Source data: Begin

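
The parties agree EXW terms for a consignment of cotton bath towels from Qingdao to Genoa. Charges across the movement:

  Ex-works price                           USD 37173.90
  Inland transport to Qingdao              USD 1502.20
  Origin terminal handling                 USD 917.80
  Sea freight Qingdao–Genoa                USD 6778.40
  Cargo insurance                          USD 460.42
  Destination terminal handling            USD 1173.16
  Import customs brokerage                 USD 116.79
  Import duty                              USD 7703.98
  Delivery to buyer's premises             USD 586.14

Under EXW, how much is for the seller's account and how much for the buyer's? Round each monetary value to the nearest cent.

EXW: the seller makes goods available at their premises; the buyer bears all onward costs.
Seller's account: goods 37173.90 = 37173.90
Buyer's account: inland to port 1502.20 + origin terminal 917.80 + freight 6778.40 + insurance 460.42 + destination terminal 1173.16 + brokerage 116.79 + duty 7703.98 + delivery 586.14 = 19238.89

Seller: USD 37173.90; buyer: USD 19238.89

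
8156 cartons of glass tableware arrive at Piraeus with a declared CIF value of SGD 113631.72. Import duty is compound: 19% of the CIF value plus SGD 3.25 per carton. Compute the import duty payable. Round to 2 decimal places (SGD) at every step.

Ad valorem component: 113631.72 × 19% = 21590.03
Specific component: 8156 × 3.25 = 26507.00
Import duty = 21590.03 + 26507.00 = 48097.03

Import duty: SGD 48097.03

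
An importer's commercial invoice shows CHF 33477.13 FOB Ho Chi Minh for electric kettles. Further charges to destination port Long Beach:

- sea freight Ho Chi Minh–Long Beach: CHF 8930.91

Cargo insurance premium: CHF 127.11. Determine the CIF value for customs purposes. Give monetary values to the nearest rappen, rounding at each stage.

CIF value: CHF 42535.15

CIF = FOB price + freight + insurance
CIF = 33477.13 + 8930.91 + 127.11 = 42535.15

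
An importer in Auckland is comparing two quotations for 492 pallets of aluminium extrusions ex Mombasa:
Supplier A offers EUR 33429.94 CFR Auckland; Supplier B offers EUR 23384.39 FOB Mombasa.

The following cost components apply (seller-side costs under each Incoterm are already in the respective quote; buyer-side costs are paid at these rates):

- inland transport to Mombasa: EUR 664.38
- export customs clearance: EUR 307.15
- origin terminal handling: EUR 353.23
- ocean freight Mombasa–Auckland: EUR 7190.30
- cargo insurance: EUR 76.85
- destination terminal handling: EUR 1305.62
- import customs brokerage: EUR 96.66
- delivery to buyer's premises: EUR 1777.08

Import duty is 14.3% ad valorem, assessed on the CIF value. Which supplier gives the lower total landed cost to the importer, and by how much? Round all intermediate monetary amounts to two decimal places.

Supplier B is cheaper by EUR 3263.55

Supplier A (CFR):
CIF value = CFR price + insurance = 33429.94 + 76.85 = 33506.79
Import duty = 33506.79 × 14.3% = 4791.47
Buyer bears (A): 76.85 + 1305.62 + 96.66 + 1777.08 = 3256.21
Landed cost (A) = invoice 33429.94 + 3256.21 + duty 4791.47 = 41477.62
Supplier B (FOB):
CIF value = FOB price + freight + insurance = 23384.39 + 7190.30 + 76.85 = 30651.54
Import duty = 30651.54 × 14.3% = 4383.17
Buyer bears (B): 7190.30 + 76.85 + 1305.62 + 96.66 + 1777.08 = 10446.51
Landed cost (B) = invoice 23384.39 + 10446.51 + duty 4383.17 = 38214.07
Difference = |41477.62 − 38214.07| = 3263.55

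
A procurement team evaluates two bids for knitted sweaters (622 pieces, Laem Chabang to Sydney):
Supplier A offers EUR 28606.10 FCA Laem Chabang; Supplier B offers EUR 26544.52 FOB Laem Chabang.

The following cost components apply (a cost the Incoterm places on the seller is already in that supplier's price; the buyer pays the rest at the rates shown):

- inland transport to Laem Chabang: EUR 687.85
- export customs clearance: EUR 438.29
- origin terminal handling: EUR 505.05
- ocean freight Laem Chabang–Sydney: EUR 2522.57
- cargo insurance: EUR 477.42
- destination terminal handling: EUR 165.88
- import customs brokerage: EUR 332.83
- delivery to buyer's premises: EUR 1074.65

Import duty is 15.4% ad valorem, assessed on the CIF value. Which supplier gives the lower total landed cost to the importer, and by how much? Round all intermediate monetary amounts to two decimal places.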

Source data: End

Extract from the records above the lines from the one containing "- inland transport to Laem" to the one containing "- import customs brokerage: EUR 332.83", both lines included, exactly as they appear and with nothing else.

→ Result of this task:
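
- inland transport to Laem Chabang: EUR 687.85
- export customs clearance: EUR 438.29
- origin terminal handling: EUR 505.05
- ocean freight Laem Chabang–Sydney: EUR 2522.57
- cargo insurance: EUR 477.42
- destination terminal handling: EUR 165.88
- import customs brokerage: EUR 332.83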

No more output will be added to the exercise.